Exercise directions:
From the first line to the last, print the data exactly as it appears.
====== Data extract ======
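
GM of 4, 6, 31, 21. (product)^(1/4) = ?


Product = 4 × 6 × 31 × 21 = 15624
GM = 15624^(1/4) = 11.1802

GM = 11.1802


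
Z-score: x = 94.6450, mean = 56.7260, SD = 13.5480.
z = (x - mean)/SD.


z = (94.6450 - 56.7260)/13.5480
= 37.9190/13.5480
= 2.7989

z = 2.7989


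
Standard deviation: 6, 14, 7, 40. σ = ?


Mean = 16.7500
Variance = 189.6875
SD = sqrt(189.6875) = 13.7727

SD = 13.7727


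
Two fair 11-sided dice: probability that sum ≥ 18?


Total outcomes = 11×11 = 121
Favorable (sum ≥ 18): 15
P = 15/121 = 0.1240

P = 0.1240


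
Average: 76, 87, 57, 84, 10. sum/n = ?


Sum = 76 + 87 + 57 + 84 + 10 = 314
n = 5
Mean = 314/5 = 62.8000

Mean = 62.8000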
======
Output of the task:
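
GM of 4, 6, 31, 21. (product)^(1/4) = ?


Product = 4 × 6 × 31 × 21 = 15624
GM = 15624^(1/4) = 11.1802

GM = 11.1802


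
Z-score: x = 94.6450, mean = 56.7260, SD = 13.5480.
z = (x - mean)/SD.


z = (94.6450 - 56.7260)/13.5480
= 37.9190/13.5480
= 2.7989

z = 2.7989


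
Standard deviation: 6, 14, 7, 40. σ = ?


Mean = 16.7500
Variance = 189.6875
SD = sqrt(189.6875) = 13.7727

SD = 13.7727


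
Two fair 11-sided dice: probability that sum ≥ 18?


Total outcomes = 11×11 = 121
Favorable (sum ≥ 18): 15
P = 15/121 = 0.1240

P = 0.1240


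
Average: 76, 87, 57, 84, 10. sum/n = ?


Sum = 76 + 87 + 57 + 84 + 10 = 314
n = 5
Mean = 314/5 = 62.8000

Mean = 62.8000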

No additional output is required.